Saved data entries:
>>
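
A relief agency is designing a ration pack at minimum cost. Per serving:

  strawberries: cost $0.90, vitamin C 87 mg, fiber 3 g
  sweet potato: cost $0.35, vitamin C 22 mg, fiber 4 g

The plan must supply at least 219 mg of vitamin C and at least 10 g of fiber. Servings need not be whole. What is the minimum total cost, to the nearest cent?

$2.36

At the optimum either one food covers both requirements or two foods hit both targets exactly; no other combination can be cheaper.
strawberries only: max(219/87, 10/3) = 3.333 servings → $3.00.
sweet potato only: max(219/22, 10/4) = 9.955 servings → $3.48.
strawberries + sweet potato with both tight: 2.326 servings and 0.7553 servings → $2.36.
The minimum over all feasible corners is $2.36.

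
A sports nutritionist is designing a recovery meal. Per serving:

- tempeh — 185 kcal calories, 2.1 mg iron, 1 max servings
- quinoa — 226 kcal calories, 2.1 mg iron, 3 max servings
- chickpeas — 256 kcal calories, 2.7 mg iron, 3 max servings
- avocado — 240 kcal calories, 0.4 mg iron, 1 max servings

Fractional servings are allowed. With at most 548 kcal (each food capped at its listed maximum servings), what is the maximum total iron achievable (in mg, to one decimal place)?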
<<
* **EXERCISE PROMPT**
Every entry above must be copied exactly.

* **PROBLEM SOLUTION**
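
A relief agency is designing a ration pack at minimum cost. Per serving:

  strawberries: cost $0.90, vitamin C 87 mg, fiber 3 g
  sweet potato: cost $0.35, vitamin C 22 mg, fiber 4 g

The plan must supply at least 219 mg of vitamin C and at least 10 g of fiber. Servings need not be whole. What is the minimum total cost, to the nearest cent?

$2.36

At the optimum either one food covers both requirements or two foods hit both targets exactly; no other combination can be cheaper.
strawberries only: max(219/87, 10/3) = 3.333 servings → $3.00.
sweet potato only: max(219/22, 10/4) = 9.955 servings → $3.48.
strawberries + sweet potato with both tight: 2.326 servings and 0.7553 servings → $2.36.
The minimum over all feasible corners is $2.36.

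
A sports nutritionist is designing a recovery meal. Per serving:

- tempeh — 185 kcal calories, 2.1 mg iron, 1 max servings
- quinoa — 226 kcal calories, 2.1 mg iron, 3 max servings
- chickpeas — 256 kcal calories, 2.7 mg iron, 3 max servings
- avocado — 240 kcal calories, 0.4 mg iron, 1 max servings

Fractional servings are allowed. With at most 548 kcal (each food capped at its listed maximum servings), what is the maximum total iron achievable (in mg, to one decimal place)?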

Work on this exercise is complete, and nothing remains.